Collected data entries
'''
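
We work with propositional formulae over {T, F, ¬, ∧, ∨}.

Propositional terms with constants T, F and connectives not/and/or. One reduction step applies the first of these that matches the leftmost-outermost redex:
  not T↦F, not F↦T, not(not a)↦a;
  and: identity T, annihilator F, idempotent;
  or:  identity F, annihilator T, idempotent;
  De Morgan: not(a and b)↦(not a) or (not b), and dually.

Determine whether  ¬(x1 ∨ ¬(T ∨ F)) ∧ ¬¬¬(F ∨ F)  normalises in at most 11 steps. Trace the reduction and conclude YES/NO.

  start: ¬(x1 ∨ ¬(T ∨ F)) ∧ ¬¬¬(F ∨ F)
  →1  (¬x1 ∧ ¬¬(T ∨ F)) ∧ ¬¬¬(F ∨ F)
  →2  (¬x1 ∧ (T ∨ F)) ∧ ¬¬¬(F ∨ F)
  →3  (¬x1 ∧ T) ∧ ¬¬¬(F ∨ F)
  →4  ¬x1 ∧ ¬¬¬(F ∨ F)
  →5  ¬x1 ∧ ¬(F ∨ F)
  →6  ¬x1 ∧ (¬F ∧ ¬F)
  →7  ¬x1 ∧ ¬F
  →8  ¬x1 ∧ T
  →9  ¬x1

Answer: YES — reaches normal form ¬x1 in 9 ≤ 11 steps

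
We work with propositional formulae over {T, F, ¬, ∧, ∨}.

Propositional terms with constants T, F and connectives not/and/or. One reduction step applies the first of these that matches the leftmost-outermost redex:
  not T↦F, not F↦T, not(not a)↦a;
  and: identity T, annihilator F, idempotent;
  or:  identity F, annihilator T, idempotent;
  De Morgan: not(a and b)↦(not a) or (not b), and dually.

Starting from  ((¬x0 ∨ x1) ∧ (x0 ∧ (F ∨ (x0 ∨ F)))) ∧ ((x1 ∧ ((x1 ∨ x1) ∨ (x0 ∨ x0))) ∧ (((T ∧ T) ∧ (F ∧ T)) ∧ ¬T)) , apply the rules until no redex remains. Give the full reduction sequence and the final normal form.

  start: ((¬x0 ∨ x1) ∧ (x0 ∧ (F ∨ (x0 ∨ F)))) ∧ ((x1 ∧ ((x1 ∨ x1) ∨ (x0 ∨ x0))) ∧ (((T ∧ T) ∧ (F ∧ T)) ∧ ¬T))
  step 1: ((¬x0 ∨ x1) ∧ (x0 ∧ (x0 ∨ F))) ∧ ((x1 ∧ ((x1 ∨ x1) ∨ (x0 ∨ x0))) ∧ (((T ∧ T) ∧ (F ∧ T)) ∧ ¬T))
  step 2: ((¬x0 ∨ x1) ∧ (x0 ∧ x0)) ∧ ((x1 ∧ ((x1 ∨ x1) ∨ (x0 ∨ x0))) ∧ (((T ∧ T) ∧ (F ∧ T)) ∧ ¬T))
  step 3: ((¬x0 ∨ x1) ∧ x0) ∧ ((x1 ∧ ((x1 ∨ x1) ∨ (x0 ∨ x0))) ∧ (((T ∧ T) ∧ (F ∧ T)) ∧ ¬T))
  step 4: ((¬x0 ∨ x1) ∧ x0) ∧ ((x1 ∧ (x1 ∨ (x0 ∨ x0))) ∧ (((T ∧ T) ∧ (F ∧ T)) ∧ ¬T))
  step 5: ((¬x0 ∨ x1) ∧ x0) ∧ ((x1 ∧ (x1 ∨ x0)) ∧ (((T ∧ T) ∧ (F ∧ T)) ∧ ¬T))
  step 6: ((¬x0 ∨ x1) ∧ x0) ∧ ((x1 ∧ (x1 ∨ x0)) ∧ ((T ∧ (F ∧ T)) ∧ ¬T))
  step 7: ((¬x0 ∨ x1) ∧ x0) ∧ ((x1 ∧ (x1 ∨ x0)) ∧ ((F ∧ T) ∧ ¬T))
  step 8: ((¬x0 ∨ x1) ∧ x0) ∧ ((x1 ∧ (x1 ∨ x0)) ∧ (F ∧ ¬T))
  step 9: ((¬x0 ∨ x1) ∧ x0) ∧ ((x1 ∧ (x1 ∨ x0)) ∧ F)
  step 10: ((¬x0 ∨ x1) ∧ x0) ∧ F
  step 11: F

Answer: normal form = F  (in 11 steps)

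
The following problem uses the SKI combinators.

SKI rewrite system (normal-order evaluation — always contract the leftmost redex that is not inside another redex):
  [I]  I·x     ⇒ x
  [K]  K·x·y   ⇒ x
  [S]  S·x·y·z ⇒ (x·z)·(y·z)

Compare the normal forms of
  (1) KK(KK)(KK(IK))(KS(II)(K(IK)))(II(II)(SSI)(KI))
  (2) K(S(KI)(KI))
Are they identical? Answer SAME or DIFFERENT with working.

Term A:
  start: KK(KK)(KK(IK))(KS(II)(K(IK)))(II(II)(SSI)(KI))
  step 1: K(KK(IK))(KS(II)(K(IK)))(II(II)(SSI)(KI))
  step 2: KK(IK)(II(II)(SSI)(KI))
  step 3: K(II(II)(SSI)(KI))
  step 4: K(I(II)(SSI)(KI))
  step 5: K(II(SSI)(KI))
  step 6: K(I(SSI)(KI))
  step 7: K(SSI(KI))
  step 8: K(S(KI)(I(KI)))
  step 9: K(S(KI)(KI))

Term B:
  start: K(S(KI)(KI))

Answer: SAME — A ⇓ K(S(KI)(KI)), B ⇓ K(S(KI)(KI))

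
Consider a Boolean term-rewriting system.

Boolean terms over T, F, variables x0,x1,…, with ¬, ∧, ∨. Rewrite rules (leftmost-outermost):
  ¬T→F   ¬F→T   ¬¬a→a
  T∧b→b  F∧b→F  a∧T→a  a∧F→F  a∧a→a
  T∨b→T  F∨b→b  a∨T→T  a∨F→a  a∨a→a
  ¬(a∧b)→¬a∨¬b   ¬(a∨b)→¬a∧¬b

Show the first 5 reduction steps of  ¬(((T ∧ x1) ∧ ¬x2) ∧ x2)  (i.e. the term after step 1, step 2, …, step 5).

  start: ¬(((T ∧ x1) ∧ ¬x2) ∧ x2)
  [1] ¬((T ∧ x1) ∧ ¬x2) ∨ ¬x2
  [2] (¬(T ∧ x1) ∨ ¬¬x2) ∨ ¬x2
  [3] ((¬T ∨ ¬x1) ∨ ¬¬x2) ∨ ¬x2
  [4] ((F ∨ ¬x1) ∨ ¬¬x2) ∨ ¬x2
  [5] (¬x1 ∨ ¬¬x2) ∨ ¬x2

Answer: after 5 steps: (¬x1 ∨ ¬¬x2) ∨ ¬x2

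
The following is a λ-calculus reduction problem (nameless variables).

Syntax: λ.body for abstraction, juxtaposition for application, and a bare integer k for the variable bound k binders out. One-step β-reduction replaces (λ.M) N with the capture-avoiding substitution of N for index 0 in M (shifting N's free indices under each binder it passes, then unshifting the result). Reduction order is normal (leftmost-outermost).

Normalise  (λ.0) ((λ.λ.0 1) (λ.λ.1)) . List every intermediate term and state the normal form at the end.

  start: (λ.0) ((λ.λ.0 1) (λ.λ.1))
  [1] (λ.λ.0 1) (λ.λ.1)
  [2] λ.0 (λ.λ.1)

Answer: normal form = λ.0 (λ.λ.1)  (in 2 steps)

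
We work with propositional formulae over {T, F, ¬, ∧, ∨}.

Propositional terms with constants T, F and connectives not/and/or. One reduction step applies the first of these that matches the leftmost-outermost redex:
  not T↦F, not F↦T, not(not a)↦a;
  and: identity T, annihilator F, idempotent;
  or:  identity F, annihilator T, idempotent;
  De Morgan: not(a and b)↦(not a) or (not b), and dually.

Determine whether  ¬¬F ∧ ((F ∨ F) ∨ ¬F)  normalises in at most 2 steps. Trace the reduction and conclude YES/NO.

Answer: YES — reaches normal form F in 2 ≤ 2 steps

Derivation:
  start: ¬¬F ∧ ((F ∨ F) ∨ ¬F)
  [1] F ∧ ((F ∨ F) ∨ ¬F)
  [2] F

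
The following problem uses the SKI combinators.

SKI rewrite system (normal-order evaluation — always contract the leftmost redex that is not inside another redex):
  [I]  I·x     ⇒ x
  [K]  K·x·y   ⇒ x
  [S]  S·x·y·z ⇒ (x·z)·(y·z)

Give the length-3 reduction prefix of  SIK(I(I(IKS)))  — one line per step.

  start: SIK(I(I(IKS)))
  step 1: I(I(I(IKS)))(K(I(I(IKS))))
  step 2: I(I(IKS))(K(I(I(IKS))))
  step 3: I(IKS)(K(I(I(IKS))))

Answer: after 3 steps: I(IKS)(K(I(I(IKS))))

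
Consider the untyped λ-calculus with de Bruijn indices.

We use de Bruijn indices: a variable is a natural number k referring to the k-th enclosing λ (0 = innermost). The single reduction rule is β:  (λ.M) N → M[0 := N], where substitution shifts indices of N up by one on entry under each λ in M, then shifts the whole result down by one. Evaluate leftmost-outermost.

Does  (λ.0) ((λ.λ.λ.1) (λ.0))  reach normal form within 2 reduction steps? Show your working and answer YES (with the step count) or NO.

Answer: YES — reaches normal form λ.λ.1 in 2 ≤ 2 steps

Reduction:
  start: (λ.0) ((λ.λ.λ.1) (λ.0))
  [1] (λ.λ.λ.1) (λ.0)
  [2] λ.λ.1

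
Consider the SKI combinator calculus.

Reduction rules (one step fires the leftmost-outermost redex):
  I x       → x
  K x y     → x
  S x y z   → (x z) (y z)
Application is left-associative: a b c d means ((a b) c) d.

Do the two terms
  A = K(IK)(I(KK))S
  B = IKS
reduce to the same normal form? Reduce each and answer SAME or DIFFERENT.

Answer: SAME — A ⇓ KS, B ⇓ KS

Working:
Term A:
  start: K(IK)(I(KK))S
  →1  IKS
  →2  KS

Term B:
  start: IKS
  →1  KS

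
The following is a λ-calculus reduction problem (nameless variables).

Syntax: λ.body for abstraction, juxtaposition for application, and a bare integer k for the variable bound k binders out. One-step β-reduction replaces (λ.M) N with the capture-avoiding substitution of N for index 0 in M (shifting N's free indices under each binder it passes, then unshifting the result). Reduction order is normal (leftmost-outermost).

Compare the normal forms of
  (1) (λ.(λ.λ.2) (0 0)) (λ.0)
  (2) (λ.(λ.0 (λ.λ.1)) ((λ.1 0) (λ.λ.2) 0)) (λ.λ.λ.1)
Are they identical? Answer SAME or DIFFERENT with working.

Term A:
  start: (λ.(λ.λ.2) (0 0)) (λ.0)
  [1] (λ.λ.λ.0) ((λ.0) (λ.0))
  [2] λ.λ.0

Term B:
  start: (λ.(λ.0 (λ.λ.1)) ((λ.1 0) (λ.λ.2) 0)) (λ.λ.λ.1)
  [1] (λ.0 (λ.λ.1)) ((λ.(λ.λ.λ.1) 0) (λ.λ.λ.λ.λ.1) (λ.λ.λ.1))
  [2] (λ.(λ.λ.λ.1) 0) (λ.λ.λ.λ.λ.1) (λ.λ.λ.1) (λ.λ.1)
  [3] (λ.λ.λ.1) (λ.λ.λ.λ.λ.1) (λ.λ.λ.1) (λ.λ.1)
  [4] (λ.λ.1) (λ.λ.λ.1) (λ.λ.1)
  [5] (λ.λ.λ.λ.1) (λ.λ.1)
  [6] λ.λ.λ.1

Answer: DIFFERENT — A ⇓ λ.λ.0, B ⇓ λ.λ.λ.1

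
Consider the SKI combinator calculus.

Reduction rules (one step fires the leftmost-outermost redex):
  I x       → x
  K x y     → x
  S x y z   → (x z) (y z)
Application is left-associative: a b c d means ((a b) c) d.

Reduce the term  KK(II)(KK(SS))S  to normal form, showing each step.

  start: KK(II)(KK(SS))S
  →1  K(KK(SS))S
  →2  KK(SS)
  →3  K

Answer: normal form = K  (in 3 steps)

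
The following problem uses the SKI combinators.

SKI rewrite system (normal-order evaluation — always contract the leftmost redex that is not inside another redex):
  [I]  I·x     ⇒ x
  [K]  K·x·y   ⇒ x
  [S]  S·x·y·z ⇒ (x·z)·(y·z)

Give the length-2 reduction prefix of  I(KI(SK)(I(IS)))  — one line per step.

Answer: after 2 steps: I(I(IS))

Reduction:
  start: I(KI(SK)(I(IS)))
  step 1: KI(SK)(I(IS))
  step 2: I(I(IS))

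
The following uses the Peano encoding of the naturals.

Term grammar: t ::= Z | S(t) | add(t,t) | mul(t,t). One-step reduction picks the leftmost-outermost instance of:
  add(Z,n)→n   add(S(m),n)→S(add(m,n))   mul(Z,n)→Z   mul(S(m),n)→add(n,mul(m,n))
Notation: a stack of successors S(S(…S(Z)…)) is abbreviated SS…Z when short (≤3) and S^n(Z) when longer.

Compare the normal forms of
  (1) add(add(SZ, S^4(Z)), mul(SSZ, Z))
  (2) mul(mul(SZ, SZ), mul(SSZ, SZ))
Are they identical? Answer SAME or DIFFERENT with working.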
'''
— What is required —
Report the number of lines in the entries above that include the word "indices" and add nothing to it.

— Written reply —
4